**AVAILABLE DATA:**
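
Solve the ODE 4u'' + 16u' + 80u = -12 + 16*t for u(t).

Divide through by 4: u'' + 4u' + 20u = -3 + 4*t.
Characteristic equation r² + 4r + 20 = 0 has discriminant (4)² - 4·(20) = -64 < 0, so r = -2 ± 4i.
Hence u_h = C1*cos(4*t)*exp(-2*t) + C2*exp(-2*t)*sin(4*t).
For the particular solution try u_p = A0 + A1*t. Substituting and matching coefficients of each power of t gives A0 = -19/100, A1 = 1/5, so u_p = -19/100 + t/5.

u = -19/100 + t/5 + C1*cos(4*t)*exp(-2*t) + C2*exp(-2*t)*sin(4*t)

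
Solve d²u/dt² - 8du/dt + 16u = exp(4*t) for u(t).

u = C1*exp(4*t) + t**2*exp(4*t)/2 + C2*t*exp(4*t)

Characteristic equation r² - 8r + 16 = 0 has discriminant (-8)² - 4·(16) = 0, so r = 4 is a repeated root.
Hence u_h = (C1 + C2*t)*exp(4*t).
Since exp(4*t) solves the homogeneous equation (r = 4 is a root of multiplicity 2), multiply the trial by t^2. Try u_p = A*t^2*exp(4*t). Substituting into the equation and dividing by exp(4*t) gives A = 1/2, so u_p = t^2*exp(4*t)/2.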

**WORK INSTRUCTION:**
Starting at the top of the listing above, write out every line exactly as it appears.

**SOLUTION FOR THIS TASK:**
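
Solve the ODE 4u'' + 16u' + 80u = -12 + 16*t for u(t).

Divide through by 4: u'' + 4u' + 20u = -3 + 4*t.
Characteristic equation r² + 4r + 20 = 0 has discriminant (4)² - 4·(20) = -64 < 0, so r = -2 ± 4i.
Hence u_h = C1*cos(4*t)*exp(-2*t) + C2*exp(-2*t)*sin(4*t).
For the particular solution try u_p = A0 + A1*t. Substituting and matching coefficients of each power of t gives A0 = -19/100, A1 = 1/5, so u_p = -19/100 + t/5.

u = -19/100 + t/5 + C1*cos(4*t)*exp(-2*t) + C2*exp(-2*t)*sin(4*t)

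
Solve d²u/dt² - 8du/dt + 16u = exp(4*t) for u(t).

u = C1*exp(4*t) + t**2*exp(4*t)/2 + C2*t*exp(4*t)

Characteristic equation r² - 8r + 16 = 0 has discriminant (-8)² - 4·(16) = 0, so r = 4 is a repeated root.
Hence u_h = (C1 + C2*t)*exp(4*t).
Since exp(4*t) solves the homogeneous equation (r = 4 is a root of multiplicity 2), multiply the trial by t^2. Try u_p = A*t^2*exp(4*t). Substituting into the equation and dividing by exp(4*t) gives A = 1/2, so u_p = t^2*exp(4*t)/2.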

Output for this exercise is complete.